(TO DO): Type again, exactly, the lines below from the start through the line that includes "- N19 buckles → N11 35, N16 75".

(DATA SHOWN):
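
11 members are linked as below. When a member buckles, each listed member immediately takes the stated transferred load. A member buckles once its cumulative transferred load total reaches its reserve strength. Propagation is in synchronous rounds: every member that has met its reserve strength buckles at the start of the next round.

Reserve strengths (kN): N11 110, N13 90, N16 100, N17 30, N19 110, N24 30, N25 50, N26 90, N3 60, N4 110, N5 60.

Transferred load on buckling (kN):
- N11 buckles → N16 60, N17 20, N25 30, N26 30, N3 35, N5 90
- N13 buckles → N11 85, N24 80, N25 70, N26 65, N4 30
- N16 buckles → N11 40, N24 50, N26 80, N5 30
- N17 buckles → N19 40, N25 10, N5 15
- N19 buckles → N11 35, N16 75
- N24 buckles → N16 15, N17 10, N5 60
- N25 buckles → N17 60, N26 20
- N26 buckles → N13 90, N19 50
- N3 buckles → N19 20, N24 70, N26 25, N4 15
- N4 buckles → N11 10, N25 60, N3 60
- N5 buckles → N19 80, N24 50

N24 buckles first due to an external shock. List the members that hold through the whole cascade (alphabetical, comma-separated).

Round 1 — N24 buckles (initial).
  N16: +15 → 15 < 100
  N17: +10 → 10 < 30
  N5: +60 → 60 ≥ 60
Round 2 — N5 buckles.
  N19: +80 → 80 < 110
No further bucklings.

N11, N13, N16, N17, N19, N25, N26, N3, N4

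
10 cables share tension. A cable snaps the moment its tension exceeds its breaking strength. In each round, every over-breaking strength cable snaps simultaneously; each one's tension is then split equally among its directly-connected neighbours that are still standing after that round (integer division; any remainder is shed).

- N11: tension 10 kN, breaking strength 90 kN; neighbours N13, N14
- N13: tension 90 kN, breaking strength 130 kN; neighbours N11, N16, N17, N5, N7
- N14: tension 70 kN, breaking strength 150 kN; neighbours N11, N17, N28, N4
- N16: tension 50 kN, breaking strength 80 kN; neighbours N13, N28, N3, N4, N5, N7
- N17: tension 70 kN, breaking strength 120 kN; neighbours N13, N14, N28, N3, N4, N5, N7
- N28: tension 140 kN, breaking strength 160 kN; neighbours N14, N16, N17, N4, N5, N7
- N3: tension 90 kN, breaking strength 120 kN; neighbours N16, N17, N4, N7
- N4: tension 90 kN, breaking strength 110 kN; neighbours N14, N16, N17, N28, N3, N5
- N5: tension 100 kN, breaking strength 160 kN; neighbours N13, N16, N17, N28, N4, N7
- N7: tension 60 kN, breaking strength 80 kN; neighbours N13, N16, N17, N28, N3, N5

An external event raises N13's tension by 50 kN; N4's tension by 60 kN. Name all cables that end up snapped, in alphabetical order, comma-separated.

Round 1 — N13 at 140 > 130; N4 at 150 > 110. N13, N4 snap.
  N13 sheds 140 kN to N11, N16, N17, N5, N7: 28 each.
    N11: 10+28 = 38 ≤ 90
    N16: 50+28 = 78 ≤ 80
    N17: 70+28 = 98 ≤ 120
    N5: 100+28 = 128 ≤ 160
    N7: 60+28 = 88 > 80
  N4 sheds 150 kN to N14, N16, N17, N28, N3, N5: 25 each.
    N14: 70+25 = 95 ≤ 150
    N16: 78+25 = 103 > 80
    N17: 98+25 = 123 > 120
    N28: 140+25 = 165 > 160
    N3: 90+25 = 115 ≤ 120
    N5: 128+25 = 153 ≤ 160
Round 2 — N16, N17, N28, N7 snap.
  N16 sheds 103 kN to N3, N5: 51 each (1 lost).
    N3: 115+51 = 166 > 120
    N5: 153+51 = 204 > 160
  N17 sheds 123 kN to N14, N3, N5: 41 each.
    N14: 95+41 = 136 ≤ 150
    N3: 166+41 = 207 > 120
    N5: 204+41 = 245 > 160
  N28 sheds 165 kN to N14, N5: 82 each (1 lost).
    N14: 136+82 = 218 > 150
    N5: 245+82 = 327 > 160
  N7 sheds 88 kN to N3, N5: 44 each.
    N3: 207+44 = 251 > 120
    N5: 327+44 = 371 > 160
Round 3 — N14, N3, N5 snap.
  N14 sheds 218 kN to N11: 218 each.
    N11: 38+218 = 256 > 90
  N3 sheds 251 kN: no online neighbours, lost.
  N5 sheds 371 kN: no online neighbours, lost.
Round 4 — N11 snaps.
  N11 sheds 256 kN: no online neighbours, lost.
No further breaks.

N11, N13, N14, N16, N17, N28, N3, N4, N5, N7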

(RESULT OF THIS TASK):
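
11 members are linked as below. When a member buckles, each listed member immediately takes the stated transferred load. A member buckles once its cumulative transferred load total reaches its reserve strength. Propagation is in synchronous rounds: every member that has met its reserve strength buckles at the start of the next round.

Reserve strengths (kN): N11 110, N13 90, N16 100, N17 30, N19 110, N24 30, N25 50, N26 90, N3 60, N4 110, N5 60.

Transferred load on buckling (kN):
- N11 buckles → N16 60, N17 20, N25 30, N26 30, N3 35, N5 90
- N13 buckles → N11 85, N24 80, N25 70, N26 65, N4 30
- N16 buckles → N11 40, N24 50, N26 80, N5 30
- N17 buckles → N19 40, N25 10, N5 15
- N19 buckles → N11 35, N16 75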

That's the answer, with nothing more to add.